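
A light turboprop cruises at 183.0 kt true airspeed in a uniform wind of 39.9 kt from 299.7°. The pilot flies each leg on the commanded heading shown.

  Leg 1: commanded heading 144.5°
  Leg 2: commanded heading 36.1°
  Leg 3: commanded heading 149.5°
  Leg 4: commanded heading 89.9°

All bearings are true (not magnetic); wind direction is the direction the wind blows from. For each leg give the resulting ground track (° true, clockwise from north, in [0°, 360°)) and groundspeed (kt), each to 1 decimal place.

Leg 1: track=140.1°, groundspeed=219.9 kt
Leg 2: track=48.0°, groundspeed=191.6 kt
Leg 3: track=144.3°, groundspeed=218.5 kt
Leg 4: track=95.1°, groundspeed=218.5 kt

Leg 1: heading 144.5°; drift -4.4° → track 140.1°, groundspeed 219.9 kt
Leg 2: heading 36.1°; drift +11.9° → track 48.0°, groundspeed 191.6 kt
Leg 3: heading 149.5°; drift -5.2° → track 144.3°, groundspeed 218.5 kt
Leg 4: heading 89.9°; drift +5.2° → track 95.1°, groundspeed 218.5 kt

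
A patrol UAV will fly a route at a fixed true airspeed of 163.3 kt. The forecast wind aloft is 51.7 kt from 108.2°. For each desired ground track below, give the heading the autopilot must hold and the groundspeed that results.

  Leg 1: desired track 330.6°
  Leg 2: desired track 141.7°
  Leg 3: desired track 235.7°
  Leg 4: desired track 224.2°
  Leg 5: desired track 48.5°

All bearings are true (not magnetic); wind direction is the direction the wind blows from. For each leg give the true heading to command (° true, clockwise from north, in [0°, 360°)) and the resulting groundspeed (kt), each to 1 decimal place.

Leg 1: desired track 330.6°; wind correction +12.3° → command heading 342.9°, groundspeed 197.7 kt
Leg 2: desired track 141.7°; wind correction -10.1° → command heading 131.6°, groundspeed 117.7 kt
Leg 3: desired track 235.7°; wind correction -14.5° → command heading 221.2°, groundspeed 189.5 kt
Leg 4: desired track 224.2°; wind correction -16.5° → command heading 207.7°, groundspeed 179.2 kt
Leg 5: desired track 48.5°; wind correction +15.9° → command heading 64.4°, groundspeed 131.0 kt

Leg 1: heading=342.9°, groundspeed=197.7 kt
Leg 2: heading=131.6°, groundspeed=117.7 kt
Leg 3: heading=221.2°, groundspeed=189.5 kt
Leg 4: heading=207.7°, groundspeed=179.2 kt
Leg 5: heading=64.4°, groundspeed=131.0 kt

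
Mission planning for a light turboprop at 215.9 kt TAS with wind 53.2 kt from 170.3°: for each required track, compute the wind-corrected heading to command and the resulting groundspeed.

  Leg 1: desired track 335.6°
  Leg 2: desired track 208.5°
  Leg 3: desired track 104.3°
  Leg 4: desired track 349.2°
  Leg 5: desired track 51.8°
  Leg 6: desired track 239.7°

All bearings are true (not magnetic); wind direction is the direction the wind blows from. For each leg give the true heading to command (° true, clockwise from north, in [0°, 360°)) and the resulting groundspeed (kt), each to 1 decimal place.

Leg 1: desired track 335.6°; wind correction -3.6° → command heading 332.0°, groundspeed 266.9 kt
Leg 2: desired track 208.5°; wind correction -8.8° → command heading 199.7°, groundspeed 171.6 kt
Leg 3: desired track 104.3°; wind correction +13.0° → command heading 117.3°, groundspeed 188.7 kt
Leg 4: desired track 349.2°; wind correction -0.3° → command heading 348.9°, groundspeed 269.1 kt
Leg 5: desired track 51.8°; wind correction +12.5° → command heading 64.3°, groundspeed 236.2 kt
Leg 6: desired track 239.7°; wind correction -13.3° → command heading 226.4°, groundspeed 191.4 kt

Leg 1: heading=332.0°, groundspeed=266.9 kt
Leg 2: heading=199.7°, groundspeed=171.6 kt
Leg 3: heading=117.3°, groundspeed=188.7 kt
Leg 4: heading=348.9°, groundspeed=269.1 kt
Leg 5: heading=64.3°, groundspeed=236.2 kt
Leg 6: heading=226.4°, groundspeed=191.4 kt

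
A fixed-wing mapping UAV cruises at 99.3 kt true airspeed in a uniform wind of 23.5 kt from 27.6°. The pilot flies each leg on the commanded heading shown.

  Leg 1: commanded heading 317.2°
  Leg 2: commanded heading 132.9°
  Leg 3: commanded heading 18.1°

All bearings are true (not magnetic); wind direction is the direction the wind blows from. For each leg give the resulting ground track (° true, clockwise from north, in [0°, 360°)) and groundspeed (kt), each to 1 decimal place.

Leg 1: heading 317.2°; drift -13.6° → track 303.6°, groundspeed 94.1 kt
Leg 2: heading 132.9°; drift +12.1° → track 145.0°, groundspeed 107.9 kt
Leg 3: heading 18.1°; drift -2.9° → track 15.2°, groundspeed 76.2 kt

Leg 1: track=303.6°, groundspeed=94.1 kt
Leg 2: track=145.0°, groundspeed=107.9 kt
Leg 3: track=15.2°, groundspeed=76.2 kt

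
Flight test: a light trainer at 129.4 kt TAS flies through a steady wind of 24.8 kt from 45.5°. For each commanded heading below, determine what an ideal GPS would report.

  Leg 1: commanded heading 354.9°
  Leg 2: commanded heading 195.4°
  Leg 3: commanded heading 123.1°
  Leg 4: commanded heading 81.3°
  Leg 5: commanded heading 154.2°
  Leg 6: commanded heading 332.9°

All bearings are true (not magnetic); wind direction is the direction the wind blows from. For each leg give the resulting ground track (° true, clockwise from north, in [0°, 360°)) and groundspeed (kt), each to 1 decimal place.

Leg 1: heading 354.9°; drift -9.6° → track 345.3°, groundspeed 115.3 kt
Leg 2: heading 195.4°; drift +4.7° → track 200.1°, groundspeed 151.4 kt
Leg 3: heading 123.1°; drift +11.0° → track 134.1°, groundspeed 126.4 kt
Leg 4: heading 81.3°; drift +7.6° → track 88.9°, groundspeed 110.2 kt
Leg 5: heading 154.2°; drift +9.7° → track 163.9°, groundspeed 139.3 kt
Leg 6: heading 332.9°; drift -11.0° → track 321.9°, groundspeed 124.3 kt

Leg 1: track=345.3°, groundspeed=115.3 kt
Leg 2: track=200.1°, groundspeed=151.4 kt
Leg 3: track=134.1°, groundspeed=126.4 kt
Leg 4: track=88.9°, groundspeed=110.2 kt
Leg 5: track=163.9°, groundspeed=139.3 kt
Leg 6: track=321.9°, groundspeed=124.3 kt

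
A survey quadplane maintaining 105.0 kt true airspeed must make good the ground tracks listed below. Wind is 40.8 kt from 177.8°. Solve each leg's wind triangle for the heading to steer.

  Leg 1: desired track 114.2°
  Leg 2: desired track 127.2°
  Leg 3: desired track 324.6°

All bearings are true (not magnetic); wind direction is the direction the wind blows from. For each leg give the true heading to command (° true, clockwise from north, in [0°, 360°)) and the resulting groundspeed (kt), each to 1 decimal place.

Leg 1: desired track 114.2°; wind correction +20.4° → command heading 134.6°, groundspeed 80.3 kt
Leg 2: desired track 127.2°; wind correction +17.5° → command heading 144.7°, groundspeed 74.3 kt
Leg 3: desired track 324.6°; wind correction -12.3° → command heading 312.3°, groundspeed 136.7 kt

Leg 1: heading=134.6°, groundspeed=80.3 kt
Leg 2: heading=144.7°, groundspeed=74.3 kt
Leg 3: heading=312.3°, groundspeed=136.7 kt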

········

Give back the entire listing exactly as it was written.

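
A light turboprop cruises at 183.0 kt true airspeed in a uniform wind of 39.9 kt from 299.7°. The pilot flies each leg on the commanded heading shown.

  Leg 1: commanded heading 144.5°
  Leg 2: commanded heading 36.1°
  Leg 3: commanded heading 149.5°
  Leg 4: commanded heading 89.9°

All bearings are true (not magnetic); wind direction is the direction the wind blows from. For each leg give the resulting ground track (° true, clockwise from north, in [0°, 360°)) and groundspeed (kt), each to 1 decimal place.

Leg 1: track=140.1°, groundspeed=219.9 kt
Leg 2: track=48.0°, groundspeed=191.6 kt
Leg 3: track=144.3°, groundspeed=218.5 kt
Leg 4: track=95.1°, groundspeed=218.5 kt

Leg 1: heading 144.5°; drift -4.4° → track 140.1°, groundspeed 219.9 kt
Leg 2: heading 36.1°; drift +11.9° → track 48.0°, groundspeed 191.6 kt
Leg 3: heading 149.5°; drift -5.2° → track 144.3°, groundspeed 218.5 kt
Leg 4: heading 89.9°; drift +5.2° → track 95.1°, groundspeed 218.5 kt

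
A patrol UAV will fly a route at a fixed true airspeed of 163.3 kt. The forecast wind aloft is 51.7 kt from 108.2°. For each desired ground track below, give the heading the autopilot must hold and the groundspeed that results.

  Leg 1: desired track 330.6°
  Leg 2: desired track 141.7°
  Leg 3: desired track 235.7°
  Leg 4: desired track 224.2°
  Leg 5: desired track 48.5°

All bearings are true (not magnetic); wind direction is the direction the wind blows from. For each leg give the true heading to command (° true, clockwise from north, in [0°, 360°)) and the resulting groundspeed (kt), each to 1 decimal place.

Leg 1: desired track 330.6°; wind correction +12.3° → command heading 342.9°, groundspeed 197.7 kt
Leg 2: desired track 141.7°; wind correction -10.1° → command heading 131.6°, groundspeed 117.7 kt
Leg 3: desired track 235.7°; wind correction -14.5° → command heading 221.2°, groundspeed 189.5 kt
Leg 4: desired track 224.2°; wind correction -16.5° → command heading 207.7°, groundspeed 179.2 kt
Leg 5: desired track 48.5°; wind correction +15.9° → command heading 64.4°, groundspeed 131.0 kt

Leg 1: heading=342.9°, groundspeed=197.7 kt
Leg 2: heading=131.6°, groundspeed=117.7 kt
Leg 3: heading=221.2°, groundspeed=189.5 kt
Leg 4: heading=207.7°, groundspeed=179.2 kt
Leg 5: heading=64.4°, groundspeed=131.0 kt

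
Mission planning for a light turboprop at 215.9 kt TAS with wind 53.2 kt from 170.3°: for each required track, compute the wind-corrected heading to command and the resulting groundspeed.

  Leg 1: desired track 335.6°
  Leg 2: desired track 208.5°
  Leg 3: desired track 104.3°
  Leg 4: desired track 349.2°
  Leg 5: desired track 51.8°
  Leg 6: desired track 239.7°

All bearings are true (not magnetic); wind direction is the direction the wind blows from. For each leg give the true heading to command (° true, clockwise from north, in [0°, 360°)) and the resulting groundspeed (kt), each to 1 decimal place.

Leg 1: desired track 335.6°; wind correction -3.6° → command heading 332.0°, groundspeed 266.9 kt
Leg 2: desired track 208.5°; wind correction -8.8° → command heading 199.7°, groundspeed 171.6 kt
Leg 3: desired track 104.3°; wind correction +13.0° → command heading 117.3°, groundspeed 188.7 kt
Leg 4: desired track 349.2°; wind correction -0.3° → command heading 348.9°, groundspeed 269.1 kt
Leg 5: desired track 51.8°; wind correction +12.5° → command heading 64.3°, groundspeed 236.2 kt
Leg 6: desired track 239.7°; wind correction -13.3° → command heading 226.4°, groundspeed 191.4 kt

Leg 1: heading=332.0°, groundspeed=266.9 kt
Leg 2: heading=199.7°, groundspeed=171.6 kt
Leg 3: heading=117.3°, groundspeed=188.7 kt
Leg 4: heading=348.9°, groundspeed=269.1 kt
Leg 5: heading=64.3°, groundspeed=236.2 kt
Leg 6: heading=226.4°, groundspeed=191.4 kt

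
A fixed-wing mapping UAV cruises at 99.3 kt true airspeed in a uniform wind of 23.5 kt from 27.6°. The pilot flies each leg on the commanded heading shown.

  Leg 1: commanded heading 317.2°
  Leg 2: commanded heading 132.9°
  Leg 3: commanded heading 18.1°

All bearings are true (not magnetic); wind direction is the direction the wind blows from. For each leg give the resulting ground track (° true, clockwise from north, in [0°, 360°)) and groundspeed (kt), each to 1 decimal place.

Leg 1: heading 317.2°; drift -13.6° → track 303.6°, groundspeed 94.1 kt
Leg 2: heading 132.9°; drift +12.1° → track 145.0°, groundspeed 107.9 kt
Leg 3: heading 18.1°; drift -2.9° → track 15.2°, groundspeed 76.2 kt

Leg 1: track=303.6°, groundspeed=94.1 kt
Leg 2: track=145.0°, groundspeed=107.9 kt
Leg 3: track=15.2°, groundspeed=76.2 kt

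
Flight test: a light trainer at 129.4 kt TAS flies through a steady wind of 24.8 kt from 45.5°. For each commanded heading below, determine what an ideal GPS would report.

  Leg 1: commanded heading 354.9°
  Leg 2: commanded heading 195.4°
  Leg 3: commanded heading 123.1°
  Leg 4: commanded heading 81.3°
  Leg 5: commanded heading 154.2°
  Leg 6: commanded heading 332.9°

All bearings are true (not magnetic); wind direction is the direction the wind blows from. For each leg give the resulting ground track (° true, clockwise from north, in [0°, 360°)) and groundspeed (kt), each to 1 decimal place.

Leg 1: heading 354.9°; drift -9.6° → track 345.3°, groundspeed 115.3 kt
Leg 2: heading 195.4°; drift +4.7° → track 200.1°, groundspeed 151.4 kt
Leg 3: heading 123.1°; drift +11.0° → track 134.1°, groundspeed 126.4 kt
Leg 4: heading 81.3°; drift +7.6° → track 88.9°, groundspeed 110.2 kt
Leg 5: heading 154.2°; drift +9.7° → track 163.9°, groundspeed 139.3 kt
Leg 6: heading 332.9°; drift -11.0° → track 321.9°, groundspeed 124.3 kt

Leg 1: track=345.3°, groundspeed=115.3 kt
Leg 2: track=200.1°, groundspeed=151.4 kt
Leg 3: track=134.1°, groundspeed=126.4 kt
Leg 4: track=88.9°, groundspeed=110.2 kt
Leg 5: track=163.9°, groundspeed=139.3 kt
Leg 6: track=321.9°, groundspeed=124.3 kt

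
A survey quadplane maintaining 105.0 kt true airspeed must make good the ground tracks listed below. Wind is 40.8 kt from 177.8°. Solve each leg's wind triangle for the heading to steer.

  Leg 1: desired track 114.2°
  Leg 2: desired track 127.2°
  Leg 3: desired track 324.6°

All bearings are true (not magnetic); wind direction is the direction the wind blows from. For each leg give the true heading to command (° true, clockwise from north, in [0°, 360°)) and the resulting groundspeed (kt), each to 1 decimal place.

Leg 1: desired track 114.2°; wind correction +20.4° → command heading 134.6°, groundspeed 80.3 kt
Leg 2: desired track 127.2°; wind correction +17.5° → command heading 144.7°, groundspeed 74.3 kt
Leg 3: desired track 324.6°; wind correction -12.3° → command heading 312.3°, groundspeed 136.7 kt

Leg 1: heading=134.6°, groundspeed=80.3 kt
Leg 2: heading=144.7°, groundspeed=74.3 kt
Leg 3: heading=312.3°, groundspeed=136.7 kt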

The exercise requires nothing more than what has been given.